■ **Your assignment**: Would you copy out, exactly as written, each line from the one containing "A uniform solid disk of mass 1.67" to the end of the records below?
··· Available data
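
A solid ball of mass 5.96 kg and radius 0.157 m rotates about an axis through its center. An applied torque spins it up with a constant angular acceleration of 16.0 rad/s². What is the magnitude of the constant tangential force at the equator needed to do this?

F ≈ 5.99 N

I = (2/5)MR² = (2/5)(5.96)(0.157)² = 0.05876 kg·m².
The required torque is τ = Iα = (0.05876)(16.00) = 0.9402 N·m.
A tangential force at the equator gives τ = FR, so F = τ/R = 0.9402/0.157 = 5.989 N.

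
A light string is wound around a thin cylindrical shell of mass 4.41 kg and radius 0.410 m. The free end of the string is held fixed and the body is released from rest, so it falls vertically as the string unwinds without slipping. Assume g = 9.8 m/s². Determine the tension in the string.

Translation: Mg − T = Ma. Rotation about the center: TR = Iα with I = MR².
With a = αR: T = (I/R²)a = M a, so Mg = (1 + 1.000)Ma.
a = g/(1 + 1.000) = 9.8/2.000 = 4.900 m/s².
T = 1.000·M·a = (1.000)(4.41)(4.900) = 21.61 N.

T ≈ 21.6 N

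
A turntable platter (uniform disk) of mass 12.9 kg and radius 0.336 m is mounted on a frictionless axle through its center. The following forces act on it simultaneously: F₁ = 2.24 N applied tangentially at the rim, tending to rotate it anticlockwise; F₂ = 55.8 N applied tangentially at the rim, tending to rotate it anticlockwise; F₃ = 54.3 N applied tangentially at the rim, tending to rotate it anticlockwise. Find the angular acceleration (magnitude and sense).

I = ½MR² = (1/2)(12.9)(0.336)² = 0.7282 kg·m².
Taking anticlockwise as positive: τ₁ = +(2.24)(0.336) = +0.7526 N·m; τ₂ = +(55.8)(0.336) = +18.75 N·m; τ₃ = +(54.3)(0.336) = +18.24 N·m.
Net torque τ = 37.75 N·m.
α = τ/I = 37.75/0.7282 = 51.84 rad/s².

α ≈ 51.8 rad/s², anticlockwise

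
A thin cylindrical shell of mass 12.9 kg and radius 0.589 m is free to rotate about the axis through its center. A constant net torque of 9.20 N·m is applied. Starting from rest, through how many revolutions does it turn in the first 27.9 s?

I = MR² = (12.9)(0.589)² = 4.475 kg·m².
α = τ/I = 9.20/4.475 = 2.056 rad/s².
θ = ½αt² = ½(2.056)(27.9)² = 800.1 rad.
Revolutions = θ/(2π) = 127.3.

≈ 127 revolutions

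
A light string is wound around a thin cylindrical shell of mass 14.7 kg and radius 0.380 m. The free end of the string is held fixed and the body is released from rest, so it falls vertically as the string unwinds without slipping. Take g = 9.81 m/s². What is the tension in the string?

Translation: Mg − T = Ma. Rotation about the center: TR = Iα with I = MR².
With a = αR: T = (I/R²)a = M a, so Mg = (1 + 1.000)Ma.
a = g/(1 + 1.000) = 9.81/2.000 = 4.905 m/s².
T = 1.000·M·a = (1.000)(14.7)(4.905) = 72.10 N.

T ≈ 72.1 N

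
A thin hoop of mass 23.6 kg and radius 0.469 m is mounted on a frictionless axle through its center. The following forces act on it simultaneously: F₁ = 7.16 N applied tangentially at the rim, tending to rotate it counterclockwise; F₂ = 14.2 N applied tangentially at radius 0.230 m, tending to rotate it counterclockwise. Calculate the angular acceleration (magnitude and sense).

I = MR² = (23.6)(0.469)² = 5.191 kg·m².
Taking counterclockwise as positive: τ₁ = +(7.16)(0.469) = +3.358 N·m; τ₂ = +(14.2)(0.230) = +3.266 N·m.
Net torque τ = 6.624 N·m.
α = τ/I = 6.624/5.191 = 1.276 rad/s².

α ≈ 1.28 rad/s², counterclockwise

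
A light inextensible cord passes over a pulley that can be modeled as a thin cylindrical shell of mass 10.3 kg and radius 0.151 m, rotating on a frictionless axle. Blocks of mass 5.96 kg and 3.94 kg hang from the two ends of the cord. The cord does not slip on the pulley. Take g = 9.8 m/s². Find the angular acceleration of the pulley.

I = MR² = (10.3)(0.151)² = 0.2349 kg·m².
Heavier block: m₁g − T₁ = m₁a. Lighter block: T₂ − m₂g = m₂a.
Pulley: (T₁ − T₂)R = Iα = I(a/R), so T₁ − T₂ = (I/R²)a = 1·M_p a = 10.30·a.
Adding the three: (m₁ − m₂)g = (m₁ + m₂ + 10.30)a, so a = (5.96 − 3.94)(9.8)/(5.96 + 3.94 + 10.30) = 0.9800 m/s².
α = a/R = 0.9800/0.151 = 6.490 rad/s².

α ≈ 6.49 rad/s²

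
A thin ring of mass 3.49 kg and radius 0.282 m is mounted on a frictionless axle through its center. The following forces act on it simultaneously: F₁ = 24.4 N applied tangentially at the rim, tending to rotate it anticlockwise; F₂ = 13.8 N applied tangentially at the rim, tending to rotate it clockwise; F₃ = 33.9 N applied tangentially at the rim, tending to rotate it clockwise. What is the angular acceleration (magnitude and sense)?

α ≈ 23.7 rad/s², clockwise

I = MR² = (3.49)(0.282)² = 0.2775 kg·m².
Taking anticlockwise as positive: τ₁ = +(24.4)(0.282) = +6.881 N·m; τ₂ = −(13.8)(0.282) = −3.892 N·m; τ₃ = −(33.9)(0.282) = −9.560 N·m.
Net torque τ = -6.571 N·m.
α = τ/I = -6.571/0.2775 = -23.67 rad/s².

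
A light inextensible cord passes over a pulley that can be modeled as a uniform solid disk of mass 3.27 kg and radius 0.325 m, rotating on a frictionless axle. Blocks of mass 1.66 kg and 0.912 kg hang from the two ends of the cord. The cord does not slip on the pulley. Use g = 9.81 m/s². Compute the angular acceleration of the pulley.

α ≈ 5.37 rad/s²

I = ½MR² = (1/2)(3.27)(0.325)² = 0.1727 kg·m².
Heavier block: m₁g − T₁ = m₁a. Lighter block: T₂ − m₂g = m₂a.
Pulley: (T₁ − T₂)R = Iα = I(a/R), so T₁ − T₂ = (I/R²)a = (1/2)M_p a = 1.635·a.
Adding the three: (m₁ − m₂)g = (m₁ + m₂ + 1.635)a, so a = (1.66 − 0.912)(9.81)/(1.66 + 0.912 + 1.635) = 1.744 m/s².
α = a/R = 1.744/0.325 = 5.367 rad/s².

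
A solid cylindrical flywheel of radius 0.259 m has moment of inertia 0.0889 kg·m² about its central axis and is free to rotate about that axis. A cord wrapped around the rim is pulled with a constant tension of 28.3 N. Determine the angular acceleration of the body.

τ = F R = (28.3)(0.259) = 7.330 N·m.
From τ = Iα: α = 7.330/0.08890 = 82.45 rad/s².

α ≈ 82.4 rad/s²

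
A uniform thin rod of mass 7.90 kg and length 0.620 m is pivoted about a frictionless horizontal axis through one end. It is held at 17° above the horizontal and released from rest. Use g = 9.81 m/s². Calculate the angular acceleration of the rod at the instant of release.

About the pivot, I = (1/3)ML² = (1/3)(7.90)(0.620)² = 1.012 kg·m².
The weight acts at the center, a distance L/2 = 0.3100 m from the pivot; τ = Mg(L/2) cos 17° = 22.97 N·m.
α = τ/I = 22.97/1.012 = 22.70 rad/s².

α ≈ 22.7 rad/s²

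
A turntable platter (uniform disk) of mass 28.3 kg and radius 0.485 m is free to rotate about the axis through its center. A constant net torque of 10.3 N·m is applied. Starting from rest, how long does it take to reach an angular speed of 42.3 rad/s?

t ≈ 13.7 s

I = ½MR² = (1/2)(28.3)(0.485)² = 3.328 kg·m².
α = τ/I = 10.3/3.328 = 3.095 rad/s².
ω = αt ⇒ t = ω/α = 42.3/3.095 = 13.67 s.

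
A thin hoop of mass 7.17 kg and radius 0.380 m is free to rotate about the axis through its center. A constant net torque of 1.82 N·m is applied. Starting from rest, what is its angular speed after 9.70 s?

ω ≈ 17.1 rad/s

I = MR² = (7.17)(0.380)² = 1.035 kg·m².
α = τ/I = 1.82/1.035 = 1.758 rad/s².
ω = ω₀ + αt = 0 + (1.758)(9.70) = 17.05 rad/s.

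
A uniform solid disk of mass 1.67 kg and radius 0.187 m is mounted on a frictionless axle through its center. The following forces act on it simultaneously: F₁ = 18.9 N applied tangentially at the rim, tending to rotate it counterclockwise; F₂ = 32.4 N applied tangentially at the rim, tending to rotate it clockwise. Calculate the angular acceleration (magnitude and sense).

α ≈ 86.5 rad/s², clockwise

I = ½MR² = (1/2)(1.67)(0.187)² = 0.02920 kg·m².
Taking counterclockwise as positive: τ₁ = +(18.9)(0.187) = +3.534 N·m; τ₂ = −(32.4)(0.187) = −6.059 N·m.
Net torque τ = -2.525 N·m.
α = τ/I = -2.525/0.02920 = -86.46 rad/s².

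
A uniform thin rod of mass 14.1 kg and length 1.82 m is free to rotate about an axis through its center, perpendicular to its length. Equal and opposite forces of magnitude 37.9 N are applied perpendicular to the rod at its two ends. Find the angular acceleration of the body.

I = (1/12)ML² = (1/12)(14.1)(1.82)² = 3.892 kg·m².
The couple gives τ = F·(L/2) + F·(L/2) = F L = (37.9)(1.82) = 68.98 N·m.
Newton's second law for rotation, τ = Iα, gives α = τ/I = 68.98/3.892 = 17.72 rad/s².

α ≈ 17.7 rad/s²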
······
■ **Finished task**:
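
A uniform solid disk of mass 1.67 kg and radius 0.187 m is mounted on a frictionless axle through its center. The following forces act on it simultaneously: F₁ = 18.9 N applied tangentially at the rim, tending to rotate it counterclockwise; F₂ = 32.4 N applied tangentially at the rim, tending to rotate it clockwise. Calculate the angular acceleration (magnitude and sense).

α ≈ 86.5 rad/s², clockwise

I = ½MR² = (1/2)(1.67)(0.187)² = 0.02920 kg·m².
Taking counterclockwise as positive: τ₁ = +(18.9)(0.187) = +3.534 N·m; τ₂ = −(32.4)(0.187) = −6.059 N·m.
Net torque τ = -2.525 N·m.
α = τ/I = -2.525/0.02920 = -86.46 rad/s².

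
A uniform thin rod of mass 14.1 kg and length 1.82 m is free to rotate about an axis through its center, perpendicular to its length. Equal and opposite forces of magnitude 37.9 N are applied perpendicular to the rod at its two ends. Find the angular acceleration of the body.

I = (1/12)ML² = (1/12)(14.1)(1.82)² = 3.892 kg·m².
The couple gives τ = F·(L/2) + F·(L/2) = F L = (37.9)(1.82) = 68.98 N·m.
Newton's second law for rotation, τ = Iα, gives α = τ/I = 68.98/3.892 = 17.72 rad/s².

α ≈ 17.7 rad/s²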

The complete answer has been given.